═══ Data

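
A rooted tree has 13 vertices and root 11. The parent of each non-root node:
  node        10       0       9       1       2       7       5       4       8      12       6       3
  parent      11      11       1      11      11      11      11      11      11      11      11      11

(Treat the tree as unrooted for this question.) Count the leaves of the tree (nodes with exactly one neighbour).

11

Degree-1 nodes: 0, 2, 3, 4, 5, 6, 7, 8, 9, 10, 12 — 11 of them.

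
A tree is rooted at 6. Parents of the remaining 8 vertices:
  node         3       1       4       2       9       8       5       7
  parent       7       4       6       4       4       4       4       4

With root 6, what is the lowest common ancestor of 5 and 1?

Path 5→root: 5 4 6; path 1→root: 1 4 6.
First common node: 4.

4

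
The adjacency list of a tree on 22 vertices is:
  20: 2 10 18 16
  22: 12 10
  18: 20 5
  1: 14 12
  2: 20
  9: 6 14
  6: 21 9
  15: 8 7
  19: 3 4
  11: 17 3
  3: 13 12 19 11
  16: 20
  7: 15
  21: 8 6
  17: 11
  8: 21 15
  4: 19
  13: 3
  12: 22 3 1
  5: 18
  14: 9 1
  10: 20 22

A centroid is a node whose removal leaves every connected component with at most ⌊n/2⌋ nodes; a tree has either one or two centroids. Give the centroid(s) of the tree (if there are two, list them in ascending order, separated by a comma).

Removing 12 splits the tree into components of sizes 8, 7, 6; the largest is 8 ≤ ⌊22/2⌋ = 11.
No neighbour of 12 does as well, so 12 is the unique centroid.

12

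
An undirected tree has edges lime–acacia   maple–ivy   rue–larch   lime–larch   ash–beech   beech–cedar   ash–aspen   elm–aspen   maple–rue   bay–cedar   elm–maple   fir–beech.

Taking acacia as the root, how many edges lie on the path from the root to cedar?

9

Climbing from cedar to the root: cedar – beech – ash – aspen – elm – maple – rue – larch – lime – acacia. That's 9 steps.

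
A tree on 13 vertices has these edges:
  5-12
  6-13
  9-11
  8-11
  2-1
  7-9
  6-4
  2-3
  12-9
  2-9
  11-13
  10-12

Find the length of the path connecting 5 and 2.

The path is 5 – 12 – 9 – 2, which has 3 edges.

3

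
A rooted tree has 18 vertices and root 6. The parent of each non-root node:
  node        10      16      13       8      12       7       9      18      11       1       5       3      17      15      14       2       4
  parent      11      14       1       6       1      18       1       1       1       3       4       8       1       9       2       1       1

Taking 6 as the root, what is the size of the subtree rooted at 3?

The subtree rooted at 3 contains: 3, 1, 4, 12, 11, 2, 13, 18, 17, 9, 5, 10, 14, 7, 15, 16 — 16 nodes.

16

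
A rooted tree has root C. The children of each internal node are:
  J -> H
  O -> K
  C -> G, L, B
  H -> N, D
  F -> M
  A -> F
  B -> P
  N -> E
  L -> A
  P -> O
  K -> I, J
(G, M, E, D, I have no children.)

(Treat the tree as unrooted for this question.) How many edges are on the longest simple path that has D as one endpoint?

11

A farthest node from D is M.
The path D-H-J-K-O-P-B-C-L-A-F-M has 11 edges.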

══════

(Activity): Set down every record above exactly as written.

(Task solution):
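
A rooted tree has 13 vertices and root 11. The parent of each non-root node:
  node        10       0       9       1       2       7       5       4       8      12       6       3
  parent      11      11       1      11      11      11      11      11      11      11      11      11

(Treat the tree as unrooted for this question.) Count the leaves of the tree (nodes with exactly one neighbour).

11

Degree-1 nodes: 0, 2, 3, 4, 5, 6, 7, 8, 9, 10, 12 — 11 of them.

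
A tree is rooted at 6. Parents of the remaining 8 vertices:
  node         3       1       4       2       9       8       5       7
  parent       7       4       6       4       4       4       4       4

With root 6, what is the lowest common ancestor of 5 and 1?

Path 5→root: 5 4 6; path 1→root: 1 4 6.
First common node: 4.

4

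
The adjacency list of a tree on 22 vertices is:
  20: 2 10 18 16
  22: 12 10
  18: 20 5
  1: 14 12
  2: 20
  9: 6 14
  6: 21 9
  15: 8 7
  19: 3 4
  11: 17 3
  3: 13 12 19 11
  16: 20
  7: 15
  21: 8 6
  17: 11
  8: 21 15
  4: 19
  13: 3
  12: 22 3 1
  5: 18
  14: 9 1
  10: 20 22

A centroid is a node whose removal leaves every connected component with at most ⌊n/2⌋ nodes; a tree has either one or two centroids. Give the centroid(s) of the tree (if there are two, list them in ascending order, separated by a comma).

Removing 12 splits the tree into components of sizes 8, 7, 6; the largest is 8 ≤ ⌊22/2⌋ = 11.
No neighbour of 12 does as well, so 12 is the unique centroid.

12

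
An undirected tree has edges lime–acacia   maple–ivy   rue–larch   lime–larch   ash–beech   beech–cedar   ash–aspen   elm–aspen   maple–rue   bay–cedar   elm–maple   fir–beech.

Taking acacia as the root, how many edges lie on the path from the root to cedar?

9

Climbing from cedar to the root: cedar – beech – ash – aspen – elm – maple – rue – larch – lime – acacia. That's 9 steps.

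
A tree on 13 vertices has these edges:
  5-12
  6-13
  9-11
  8-11
  2-1
  7-9
  6-4
  2-3
  12-9
  2-9
  11-13
  10-12

Find the length of the path connecting 5 and 2.

The path is 5 – 12 – 9 – 2, which has 3 edges.

3

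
A rooted tree has 18 vertices and root 6. The parent of each non-root node:
  node        10      16      13       8      12       7       9      18      11       1       5       3      17      15      14       2       4
  parent      11      14       1       6       1      18       1       1       1       3       4       8       1       9       2       1       1

Taking 6 as the root, what is the size of the subtree rooted at 3?

The subtree rooted at 3 contains: 3, 1, 4, 12, 11, 2, 13, 18, 17, 9, 5, 10, 14, 7, 15, 16 — 16 nodes.

16

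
A rooted tree has root C. The children of each internal node are:
  J -> H
  O -> K
  C -> G, L, B
  H -> N, D
  F -> M
  A -> F
  B -> P
  N -> E
  L -> A
  P -> O
  K -> I, J
(G, M, E, D, I have no children.)

(Treat the tree as unrooted for this question.) How many edges are on the longest simple path that has D as one endpoint?

11

A farthest node from D is M.
The path D-H-J-K-O-P-B-C-L-A-F-M has 11 edges.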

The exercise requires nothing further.